-- Opening Marker --
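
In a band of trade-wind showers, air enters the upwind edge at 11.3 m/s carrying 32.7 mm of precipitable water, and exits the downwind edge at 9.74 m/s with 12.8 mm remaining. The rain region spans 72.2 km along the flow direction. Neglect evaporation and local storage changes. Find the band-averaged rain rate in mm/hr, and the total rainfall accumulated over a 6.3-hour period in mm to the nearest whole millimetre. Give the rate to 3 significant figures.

Column moisture flux per unit crosswind length is F = V × PW.
Inflow: F_in = 11.3 × 32.7 = 369.51 mm·m/s
Outflow: F_out = 9.74 × 12.8 = 124.672 mm·m/s
Steady-state rate R = (F_in − F_out)/L = (369.51 − 124.672) / 72200 m = 3.391e-03 mm/s.
R = 3.391e-03 × 3600 = 12.2 mm/hr.
Over 6.3 h: total = 12.2 × 6.3 = 76.86 ≈ 77 mm.

R ≈ 12.2 mm/hr; total ≈ 77 mm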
-- Closing Marker --
-- TASK ITEM --
Would you output all the records above exactly as written?

-- RESULT --
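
In a band of trade-wind showers, air enters the upwind edge at 11.3 m/s carrying 32.7 mm of precipitable water, and exits the downwind edge at 9.74 m/s with 12.8 mm remaining. The rain region spans 72.2 km along the flow direction. Neglect evaporation and local storage changes. Find the band-averaged rain rate in mm/hr, and the total rainfall accumulated over a 6.3-hour period in mm to the nearest whole millimetre. Give the rate to 3 significant figures.

Column moisture flux per unit crosswind length is F = V × PW.
Inflow: F_in = 11.3 × 32.7 = 369.51 mm·m/s
Outflow: F_out = 9.74 × 12.8 = 124.672 mm·m/s
Steady-state rate R = (F_in − F_out)/L = (369.51 − 124.672) / 72200 m = 3.391e-03 mm/s.
R = 3.391e-03 × 3600 = 12.2 mm/hr.
Over 6.3 h: total = 12.2 × 6.3 = 76.86 ≈ 77 mm.

R ≈ 12.2 mm/hr; total ≈ 77 mm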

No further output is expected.